What you need to do:
Retype the listing that follows, word for word.

Top of Records provided

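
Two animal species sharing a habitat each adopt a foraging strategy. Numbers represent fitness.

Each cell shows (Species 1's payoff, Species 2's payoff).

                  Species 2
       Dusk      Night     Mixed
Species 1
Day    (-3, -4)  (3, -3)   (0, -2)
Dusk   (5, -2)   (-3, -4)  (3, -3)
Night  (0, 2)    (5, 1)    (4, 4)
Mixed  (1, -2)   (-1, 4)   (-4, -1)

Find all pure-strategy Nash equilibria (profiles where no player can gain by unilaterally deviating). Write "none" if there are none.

Pure-strategy Nash equilibria: (Dusk, Dusk), (Night, Mixed)

Species 1 against Dusk: payoffs -3, 5, 0, 1 → best response Dusk.
Species 1 against Night: payoffs 3, -3, 5, -1 → best response Night.
Species 1 against Mixed: payoffs 0, 3, 4, -4 → best response Night.
Species 2 against Day: payoffs -4, -3, -2 → best response Mixed.
Species 2 against Dusk: payoffs -2, -4, -3 → best response Dusk.
Species 2 against Night: payoffs 2, 1, 4 → best response Mixed.
Species 2 against Mixed: payoffs -2, 4, -1 → best response Night.
Mutual best responses: (Dusk, Dusk); (Night, Mixed).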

Bottom of Records provided

Written response:
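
Two animal species sharing a habitat each adopt a foraging strategy. Numbers represent fitness.

Each cell shows (Species 1's payoff, Species 2's payoff).

                  Species 2
       Dusk      Night     Mixed
Species 1
Day    (-3, -4)  (3, -3)   (0, -2)
Dusk   (5, -2)   (-3, -4)  (3, -3)
Night  (0, 2)    (5, 1)    (4, 4)
Mixed  (1, -2)   (-1, 4)   (-4, -1)

Find all pure-strategy Nash equilibria (profiles where no player can gain by unilaterally deviating). Write "none" if there are none.

Pure-strategy Nash equilibria: (Dusk, Dusk), (Night, Mixed)

Species 1 against Dusk: payoffs -3, 5, 0, 1 → best response Dusk.
Species 1 against Night: payoffs 3, -3, 5, -1 → best response Night.
Species 1 against Mixed: payoffs 0, 3, 4, -4 → best response Night.
Species 2 against Day: payoffs -4, -3, -2 → best response Mixed.
Species 2 against Dusk: payoffs -2, -4, -3 → best response Dusk.
Species 2 against Night: payoffs 2, 1, 4 → best response Mixed.
Species 2 against Mixed: payoffs -2, 4, -1 → best response Night.
Mutual best responses: (Dusk, Dusk); (Night, Mixed).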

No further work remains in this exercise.